PROBLEM DETAILS: Output only an exact transcription of the line containing "Find the maximum" and all lines that follow it in the data below.

RAW DATA:
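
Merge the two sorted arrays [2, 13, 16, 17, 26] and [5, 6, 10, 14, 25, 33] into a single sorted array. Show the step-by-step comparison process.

Merging process:

Compare 2 vs 5: take 2 from left. Merged: [2]
Compare 13 vs 5: take 5 from right. Merged: [2, 5]
Compare 13 vs 6: take 6 from right. Merged: [2, 5, 6]
Compare 13 vs 10: take 10 from right. Merged: [2, 5, 6, 10]
Compare 13 vs 14: take 13 from left. Merged: [2, 5, 6, 10, 13]
Compare 16 vs 14: take 14 from right. Merged: [2, 5, 6, 10, 13, 14]
Compare 16 vs 25: take 16 from left. Merged: [2, 5, 6, 10, 13, 14, 16]
Compare 17 vs 25: take 17 from left. Merged: [2, 5, 6, 10, 13, 14, 16, 17]
Compare 26 vs 25: take 25 from right. Merged: [2, 5, 6, 10, 13, 14, 16, 17, 25]
Compare 26 vs 33: take 26 from left. Merged: [2, 5, 6, 10, 13, 14, 16, 17, 25, 26]
Append remaining from right: [33]. Merged: [2, 5, 6, 10, 13, 14, 16, 17, 25, 26, 33]

Final merged array: [2, 5, 6, 10, 13, 14, 16, 17, 25, 26, 33]
Total comparisons: 10

The merged array is [2, 5, 6, 10, 13, 14, 16, 17, 25, 26, 33], requiring 10 comparisons. The merge step runs in O(n) time where n is the total number of elements.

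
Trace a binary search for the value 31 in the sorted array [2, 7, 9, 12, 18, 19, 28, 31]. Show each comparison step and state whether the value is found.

Binary search for 31 in [2, 7, 9, 12, 18, 19, 28, 31]:

lo=0, hi=7, mid=3, arr[mid]=12 -> 12 < 31, search right half
lo=4, hi=7, mid=5, arr[mid]=19 -> 19 < 31, search right half
lo=6, hi=7, mid=6, arr[mid]=28 -> 28 < 31, search right half
lo=7, hi=7, mid=7, arr[mid]=31 -> Found target at index 7!

Binary search finds 31 at index 7 after 4 comparisons. The search repeatedly halves the search space by comparing with the middle element.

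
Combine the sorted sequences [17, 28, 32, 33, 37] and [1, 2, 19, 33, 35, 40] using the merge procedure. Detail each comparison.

Merging process:

Compare 17 vs 1: take 1 from right. Merged: [1]
Compare 17 vs 2: take 2 from right. Merged: [1, 2]
Compare 17 vs 19: take 17 from left. Merged: [1, 2, 17]
Compare 28 vs 19: take 19 from right. Merged: [1, 2, 17, 19]
Compare 28 vs 33: take 28 from left. Merged: [1, 2, 17, 19, 28]
Compare 32 vs 33: take 32 from left. Merged: [1, 2, 17, 19, 28, 32]
Compare 33 vs 33: take 33 from left. Merged: [1, 2, 17, 19, 28, 32, 33]
Compare 37 vs 33: take 33 from right. Merged: [1, 2, 17, 19, 28, 32, 33, 33]
Compare 37 vs 35: take 35 from right. Merged: [1, 2, 17, 19, 28, 32, 33, 33, 35]
Compare 37 vs 40: take 37 from left. Merged: [1, 2, 17, 19, 28, 32, 33, 33, 35, 37]
Append remaining from right: [40]. Merged: [1, 2, 17, 19, 28, 32, 33, 33, 35, 37, 40]

Final merged array: [1, 2, 17, 19, 28, 32, 33, 33, 35, 37, 40]
Total comparisons: 10

The merged array is [1, 2, 17, 19, 28, 32, 33, 33, 35, 37, 40], requiring 10 comparisons. The merge step runs in O(n) time where n is the total number of elements.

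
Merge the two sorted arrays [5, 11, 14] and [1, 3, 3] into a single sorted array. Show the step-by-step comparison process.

Merging process:

Compare 5 vs 1: take 1 from right. Merged: [1]
Compare 5 vs 3: take 3 from right. Merged: [1, 3]
Compare 5 vs 3: take 3 from right. Merged: [1, 3, 3]
Append remaining from left: [5, 11, 14]. Merged: [1, 3, 3, 5, 11, 14]

Final merged array: [1, 3, 3, 5, 11, 14]
Total comparisons: 3

The merged array is [1, 3, 3, 5, 11, 14], requiring 3 comparisons. The merge step runs in O(n) time where n is the total number of elements.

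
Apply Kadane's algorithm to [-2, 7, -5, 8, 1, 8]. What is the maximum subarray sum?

Using Kadane's algorithm on [-2, 7, -5, 8, 1, 8]:

Scanning through the array:
Position 1 (value 7): max_ending_here = 7, max_so_far = 7
Position 2 (value -5): max_ending_here = 2, max_so_far = 7
Position 3 (value 8): max_ending_here = 10, max_so_far = 10
Position 4 (value 1): max_ending_here = 11, max_so_far = 11
Position 5 (value 8): max_ending_here = 19, max_so_far = 19

Maximum subarray: [7, -5, 8, 1, 8]
Maximum sum: 19

The maximum subarray is [7, -5, 8, 1, 8] with sum 19. This subarray runs from index 1 to index 5.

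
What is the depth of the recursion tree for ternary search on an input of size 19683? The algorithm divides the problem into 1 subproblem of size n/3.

For divide and conquer with division factor 3:

Problem sizes at each level:
Level 0: 19683
Level 1: 6561
Level 2: 2187
Level 3: 729
Level 4: 243
Level 5: 81
Level 6: 27
Level 7: 9
Level 8: 3
Level 9: 1

The root is level 0 and the size-1 base case is level 9 (the tree spans levels 0 through 9, i.e. 10 levels counting the root), so the depth is the number of divisions: log_3(19683) = 9

The recursion tree depth is log_3(19683) = 9. At each level, the problem size is divided by 3, so it takes 9 divisions to reduce to a base case of size 1. The algorithm makes 1 recursive call at each level.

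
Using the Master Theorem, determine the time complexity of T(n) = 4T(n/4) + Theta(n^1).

Master Theorem for T(n) = 4T(n/4) + O(n^1):

a = 4, b = 4, c = 1
log_b(a) = log_4(4) = 1.0000

Case 2: c = 1 = log_4(4) = 1.0000
T(n) = O(n^1 log n) = O(n log n)

For T(n) = 4T(n/4) + O(n^1): log_4(4) = 1.0000. This is Case 2 of the Master Theorem (c = log_b(a), equal work at all levels), giving O(n log n).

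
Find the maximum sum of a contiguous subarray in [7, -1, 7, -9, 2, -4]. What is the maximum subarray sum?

Using Kadane's algorithm on [7, -1, 7, -9, 2, -4]:

Scanning through the array:
Position 1 (value -1): max_ending_here = 6, max_so_far = 7
Position 2 (value 7): max_ending_here = 13, max_so_far = 13
Position 3 (value -9): max_ending_here = 4, max_so_far = 13
Position 4 (value 2): max_ending_here = 6, max_so_far = 13
Position 5 (value -4): max_ending_here = 2, max_so_far = 13

Maximum subarray: [7, -1, 7]
Maximum sum: 13

The maximum subarray is [7, -1, 7] with sum 13. This subarray runs from index 0 to index 2.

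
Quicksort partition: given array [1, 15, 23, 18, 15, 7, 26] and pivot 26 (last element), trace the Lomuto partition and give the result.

Lomuto partition with pivot = 26:

Initial array: [1, 15, 23, 18, 15, 7, 26]

arr[0]=1 <= 26: swap with position 0, array becomes [1, 15, 23, 18, 15, 7, 26]
arr[1]=15 <= 26: swap with position 1, array becomes [1, 15, 23, 18, 15, 7, 26]
arr[2]=23 <= 26: swap with position 2, array becomes [1, 15, 23, 18, 15, 7, 26]
arr[3]=18 <= 26: swap with position 3, array becomes [1, 15, 23, 18, 15, 7, 26]
arr[4]=15 <= 26: swap with position 4, array becomes [1, 15, 23, 18, 15, 7, 26]
arr[5]=7 <= 26: swap with position 5, array becomes [1, 15, 23, 18, 15, 7, 26]

Place pivot at position 6: [1, 15, 23, 18, 15, 7, 26]
Pivot position: 6

After partitioning with pivot 26, the array becomes [1, 15, 23, 18, 15, 7, 26]. The pivot is placed at index 6. All elements to the left of the pivot are <= 26, and all elements to the right are > 26.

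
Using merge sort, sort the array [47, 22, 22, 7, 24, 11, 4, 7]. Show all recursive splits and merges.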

EXERCISE SOLUTION:
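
Find the maximum sum of a contiguous subarray in [7, -1, 7, -9, 2, -4]. What is the maximum subarray sum?

Using Kadane's algorithm on [7, -1, 7, -9, 2, -4]:

Scanning through the array:
Position 1 (value -1): max_ending_here = 6, max_so_far = 7
Position 2 (value 7): max_ending_here = 13, max_so_far = 13
Position 3 (value -9): max_ending_here = 4, max_so_far = 13
Position 4 (value 2): max_ending_here = 6, max_so_far = 13
Position 5 (value -4): max_ending_here = 2, max_so_far = 13

Maximum subarray: [7, -1, 7]
Maximum sum: 13

The maximum subarray is [7, -1, 7] with sum 13. This subarray runs from index 0 to index 2.

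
Quicksort partition: given array [1, 15, 23, 18, 15, 7, 26] and pivot 26 (last element), trace the Lomuto partition and give the result.

Lomuto partition with pivot = 26:

Initial array: [1, 15, 23, 18, 15, 7, 26]

arr[0]=1 <= 26: swap with position 0, array becomes [1, 15, 23, 18, 15, 7, 26]
arr[1]=15 <= 26: swap with position 1, array becomes [1, 15, 23, 18, 15, 7, 26]
arr[2]=23 <= 26: swap with position 2, array becomes [1, 15, 23, 18, 15, 7, 26]
arr[3]=18 <= 26: swap with position 3, array becomes [1, 15, 23, 18, 15, 7, 26]
arr[4]=15 <= 26: swap with position 4, array becomes [1, 15, 23, 18, 15, 7, 26]
arr[5]=7 <= 26: swap with position 5, array becomes [1, 15, 23, 18, 15, 7, 26]

Place pivot at position 6: [1, 15, 23, 18, 15, 7, 26]
Pivot position: 6

After partitioning with pivot 26, the array becomes [1, 15, 23, 18, 15, 7, 26]. The pivot is placed at index 6. All elements to the left of the pivot are <= 26, and all elements to the right are > 26.

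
Using merge sort, sort the array [47, 22, 22, 7, 24, 11, 4, 7]. Show all recursive splits and merges.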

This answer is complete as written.